Below are lines of data; count those that contain "than" and give the total alone.

──────── Records for processing ────────

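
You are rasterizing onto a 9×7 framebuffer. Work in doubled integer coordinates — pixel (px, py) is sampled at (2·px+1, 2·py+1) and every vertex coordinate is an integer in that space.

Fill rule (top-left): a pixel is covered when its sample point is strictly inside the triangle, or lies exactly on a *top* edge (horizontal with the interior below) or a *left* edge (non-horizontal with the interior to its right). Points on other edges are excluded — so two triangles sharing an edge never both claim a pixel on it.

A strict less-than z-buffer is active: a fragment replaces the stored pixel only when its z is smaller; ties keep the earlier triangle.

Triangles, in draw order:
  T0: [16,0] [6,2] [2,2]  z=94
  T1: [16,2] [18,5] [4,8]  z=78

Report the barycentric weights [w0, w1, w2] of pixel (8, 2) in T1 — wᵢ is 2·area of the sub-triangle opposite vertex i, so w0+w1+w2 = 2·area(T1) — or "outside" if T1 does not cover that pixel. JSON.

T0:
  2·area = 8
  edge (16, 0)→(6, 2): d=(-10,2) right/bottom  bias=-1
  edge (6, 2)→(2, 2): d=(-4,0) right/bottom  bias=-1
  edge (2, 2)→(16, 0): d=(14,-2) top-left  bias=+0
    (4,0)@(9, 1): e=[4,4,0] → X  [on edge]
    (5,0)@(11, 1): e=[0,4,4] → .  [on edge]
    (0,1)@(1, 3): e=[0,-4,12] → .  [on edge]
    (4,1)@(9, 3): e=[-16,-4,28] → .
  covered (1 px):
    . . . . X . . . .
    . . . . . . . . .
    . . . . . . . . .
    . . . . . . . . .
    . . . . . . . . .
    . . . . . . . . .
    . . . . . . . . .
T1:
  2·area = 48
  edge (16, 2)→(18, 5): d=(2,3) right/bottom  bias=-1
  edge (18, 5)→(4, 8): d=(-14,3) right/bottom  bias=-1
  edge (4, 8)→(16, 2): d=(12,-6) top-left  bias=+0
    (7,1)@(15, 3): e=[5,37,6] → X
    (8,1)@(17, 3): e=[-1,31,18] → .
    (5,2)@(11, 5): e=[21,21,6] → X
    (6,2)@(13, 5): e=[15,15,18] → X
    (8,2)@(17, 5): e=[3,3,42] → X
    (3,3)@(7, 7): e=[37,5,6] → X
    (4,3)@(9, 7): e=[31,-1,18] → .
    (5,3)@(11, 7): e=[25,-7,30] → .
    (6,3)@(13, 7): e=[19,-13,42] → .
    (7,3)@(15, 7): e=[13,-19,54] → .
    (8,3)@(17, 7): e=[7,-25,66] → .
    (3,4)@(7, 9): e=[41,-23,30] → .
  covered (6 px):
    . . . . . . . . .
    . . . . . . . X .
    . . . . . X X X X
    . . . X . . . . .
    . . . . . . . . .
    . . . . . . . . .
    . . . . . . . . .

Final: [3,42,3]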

────────
──────── Records for processing ────────

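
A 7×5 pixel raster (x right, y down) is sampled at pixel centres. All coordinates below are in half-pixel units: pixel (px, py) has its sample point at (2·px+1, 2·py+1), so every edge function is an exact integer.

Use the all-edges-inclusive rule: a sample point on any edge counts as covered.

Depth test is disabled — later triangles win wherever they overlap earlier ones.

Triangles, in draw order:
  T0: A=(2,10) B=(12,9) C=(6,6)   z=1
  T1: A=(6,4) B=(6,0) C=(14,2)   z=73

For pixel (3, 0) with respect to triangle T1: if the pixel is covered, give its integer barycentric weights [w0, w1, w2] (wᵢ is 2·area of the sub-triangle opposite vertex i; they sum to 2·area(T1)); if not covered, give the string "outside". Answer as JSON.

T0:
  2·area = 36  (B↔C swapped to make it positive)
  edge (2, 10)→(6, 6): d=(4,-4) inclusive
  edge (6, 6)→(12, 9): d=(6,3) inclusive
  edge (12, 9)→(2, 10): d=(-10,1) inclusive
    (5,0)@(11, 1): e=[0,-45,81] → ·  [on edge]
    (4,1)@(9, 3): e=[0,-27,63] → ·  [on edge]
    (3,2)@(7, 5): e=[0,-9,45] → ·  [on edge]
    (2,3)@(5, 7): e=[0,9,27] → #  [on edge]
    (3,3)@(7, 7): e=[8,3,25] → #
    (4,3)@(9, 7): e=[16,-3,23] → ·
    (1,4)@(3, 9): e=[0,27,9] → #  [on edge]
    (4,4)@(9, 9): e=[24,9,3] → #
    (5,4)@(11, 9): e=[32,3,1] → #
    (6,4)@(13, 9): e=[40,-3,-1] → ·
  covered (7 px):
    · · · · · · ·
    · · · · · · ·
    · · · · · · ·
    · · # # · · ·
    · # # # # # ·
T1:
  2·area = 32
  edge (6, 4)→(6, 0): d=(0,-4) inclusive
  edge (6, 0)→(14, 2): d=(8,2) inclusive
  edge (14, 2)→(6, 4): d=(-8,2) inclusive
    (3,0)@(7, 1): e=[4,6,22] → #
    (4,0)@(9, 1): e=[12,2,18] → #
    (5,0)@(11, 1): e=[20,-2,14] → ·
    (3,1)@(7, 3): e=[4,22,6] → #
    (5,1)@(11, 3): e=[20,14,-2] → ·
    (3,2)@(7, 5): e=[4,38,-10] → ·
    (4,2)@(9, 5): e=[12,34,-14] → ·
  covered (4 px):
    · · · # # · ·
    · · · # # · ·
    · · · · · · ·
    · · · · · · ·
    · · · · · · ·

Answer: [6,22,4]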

────────
──────── Records for processing ────────

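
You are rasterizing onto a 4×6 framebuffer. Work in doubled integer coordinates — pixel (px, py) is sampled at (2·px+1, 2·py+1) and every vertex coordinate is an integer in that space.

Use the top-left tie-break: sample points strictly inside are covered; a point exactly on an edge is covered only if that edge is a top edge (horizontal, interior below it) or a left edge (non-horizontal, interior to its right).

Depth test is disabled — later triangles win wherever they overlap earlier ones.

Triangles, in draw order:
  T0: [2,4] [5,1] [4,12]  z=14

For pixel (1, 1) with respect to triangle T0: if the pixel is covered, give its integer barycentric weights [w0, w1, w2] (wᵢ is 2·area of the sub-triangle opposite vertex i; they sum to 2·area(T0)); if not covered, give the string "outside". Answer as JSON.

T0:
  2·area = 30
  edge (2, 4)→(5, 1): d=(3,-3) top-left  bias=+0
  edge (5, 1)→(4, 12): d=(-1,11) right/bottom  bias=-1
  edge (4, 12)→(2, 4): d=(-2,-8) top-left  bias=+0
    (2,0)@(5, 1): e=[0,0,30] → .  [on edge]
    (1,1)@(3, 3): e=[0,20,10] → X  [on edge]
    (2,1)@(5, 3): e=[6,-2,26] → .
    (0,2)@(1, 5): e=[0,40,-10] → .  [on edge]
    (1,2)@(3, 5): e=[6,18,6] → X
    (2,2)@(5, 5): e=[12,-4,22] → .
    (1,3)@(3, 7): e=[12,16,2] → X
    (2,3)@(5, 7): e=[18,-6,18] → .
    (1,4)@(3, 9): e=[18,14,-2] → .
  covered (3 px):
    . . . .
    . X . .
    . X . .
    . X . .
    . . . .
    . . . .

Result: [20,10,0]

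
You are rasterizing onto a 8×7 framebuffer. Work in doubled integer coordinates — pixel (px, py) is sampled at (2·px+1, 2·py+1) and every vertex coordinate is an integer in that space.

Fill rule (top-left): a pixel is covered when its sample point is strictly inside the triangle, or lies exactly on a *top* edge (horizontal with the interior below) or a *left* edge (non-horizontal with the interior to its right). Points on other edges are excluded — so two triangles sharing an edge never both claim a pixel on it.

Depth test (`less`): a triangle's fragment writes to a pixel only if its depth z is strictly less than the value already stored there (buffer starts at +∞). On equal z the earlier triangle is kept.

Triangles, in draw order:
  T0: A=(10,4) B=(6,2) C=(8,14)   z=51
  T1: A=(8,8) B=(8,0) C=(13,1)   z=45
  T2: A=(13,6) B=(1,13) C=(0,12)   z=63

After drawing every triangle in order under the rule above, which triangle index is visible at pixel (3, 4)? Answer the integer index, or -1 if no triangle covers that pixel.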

────────

**Reply to the task:**
2